__Assigned task__
Please filter the entries and return only the lines that include "want".
Top of Data for this exercise
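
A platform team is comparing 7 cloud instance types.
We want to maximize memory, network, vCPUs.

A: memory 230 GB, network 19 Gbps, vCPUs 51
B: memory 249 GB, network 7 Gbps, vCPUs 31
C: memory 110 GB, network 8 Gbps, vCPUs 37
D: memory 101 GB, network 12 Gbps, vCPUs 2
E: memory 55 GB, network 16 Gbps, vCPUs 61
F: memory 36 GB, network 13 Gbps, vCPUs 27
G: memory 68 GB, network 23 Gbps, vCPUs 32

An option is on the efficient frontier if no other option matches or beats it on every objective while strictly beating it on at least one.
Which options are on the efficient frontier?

A, B, E, G

A: not dominated.
B: not dominated (best memory).
C: dominated by A (memory 230≥110, network 19≥8, vCPUs 51≥37).
D: dominated by A (memory 230≥101, network 19≥12, vCPUs 51≥2).
E: not dominated (best vCPUs).
F: dominated by A (memory 230≥36, network 19≥13, vCPUs 51≥27).
G: not dominated (best network).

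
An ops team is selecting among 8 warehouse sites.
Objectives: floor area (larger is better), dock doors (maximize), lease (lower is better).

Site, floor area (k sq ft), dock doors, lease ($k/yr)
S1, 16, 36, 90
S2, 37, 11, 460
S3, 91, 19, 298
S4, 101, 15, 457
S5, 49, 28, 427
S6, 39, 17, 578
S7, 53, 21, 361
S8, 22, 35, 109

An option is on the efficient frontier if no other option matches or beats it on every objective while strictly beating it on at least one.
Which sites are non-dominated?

S1, S3, S4, S5, S7, S8

S1: not dominated (best dock doors).
S2: dominated by S3 (floor area 91≥37, dock doors 19≥11, lease 298≤460).
S3: not dominated.
S4: not dominated (best floor area).
S5: not dominated.
S6: dominated by S3 (floor area 91≥39, dock doors 19≥17, lease 298≤578).
S7: not dominated.
S8: not dominated.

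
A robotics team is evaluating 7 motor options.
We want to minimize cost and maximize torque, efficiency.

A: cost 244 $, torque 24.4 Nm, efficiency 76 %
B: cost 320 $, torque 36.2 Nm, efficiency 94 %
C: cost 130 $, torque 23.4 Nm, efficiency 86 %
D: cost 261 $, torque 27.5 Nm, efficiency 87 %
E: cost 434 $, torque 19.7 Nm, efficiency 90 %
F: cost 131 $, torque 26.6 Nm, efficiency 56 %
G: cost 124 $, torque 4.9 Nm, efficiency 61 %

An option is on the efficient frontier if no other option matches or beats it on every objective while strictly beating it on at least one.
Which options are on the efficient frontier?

A, B, C, D, F, G

A: not dominated.
B: not dominated (best torque).
C: not dominated.
D: not dominated.
E: dominated by B (cost 320≤434, torque 36.2≥19.7, efficiency 94≥90).
F: not dominated.
G: not dominated (best cost).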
Bottom of Data for this exercise
__Reply__
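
We want to maximize memory, network, vCPUs.
We want to minimize cost and maximize torque, efficiency.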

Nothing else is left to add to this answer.